■ Exercise prompt:
Among the lines below, copy each one in which "place" appears.

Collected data
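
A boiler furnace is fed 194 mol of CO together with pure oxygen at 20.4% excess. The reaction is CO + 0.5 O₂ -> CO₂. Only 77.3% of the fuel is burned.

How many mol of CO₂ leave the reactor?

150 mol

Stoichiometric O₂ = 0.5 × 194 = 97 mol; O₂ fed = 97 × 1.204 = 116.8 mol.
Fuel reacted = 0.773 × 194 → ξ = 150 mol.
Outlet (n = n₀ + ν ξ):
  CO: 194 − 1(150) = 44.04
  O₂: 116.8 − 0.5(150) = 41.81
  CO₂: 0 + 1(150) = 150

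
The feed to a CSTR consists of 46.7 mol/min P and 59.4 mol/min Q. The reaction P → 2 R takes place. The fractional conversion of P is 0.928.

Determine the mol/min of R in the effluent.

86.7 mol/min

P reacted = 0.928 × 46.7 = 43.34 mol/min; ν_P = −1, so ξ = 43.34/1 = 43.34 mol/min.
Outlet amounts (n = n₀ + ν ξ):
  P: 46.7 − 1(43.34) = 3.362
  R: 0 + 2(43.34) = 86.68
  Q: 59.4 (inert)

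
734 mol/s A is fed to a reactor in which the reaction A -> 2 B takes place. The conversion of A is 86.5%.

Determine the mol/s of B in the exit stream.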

■ Solved exercise:
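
The feed to a CSTR consists of 46.7 mol/min P and 59.4 mol/min Q. The reaction P → 2 R takes place. The fractional conversion of P is 0.928.
734 mol/s A is fed to a reactor in which the reaction A -> 2 B takes place. The conversion of A is 86.5%.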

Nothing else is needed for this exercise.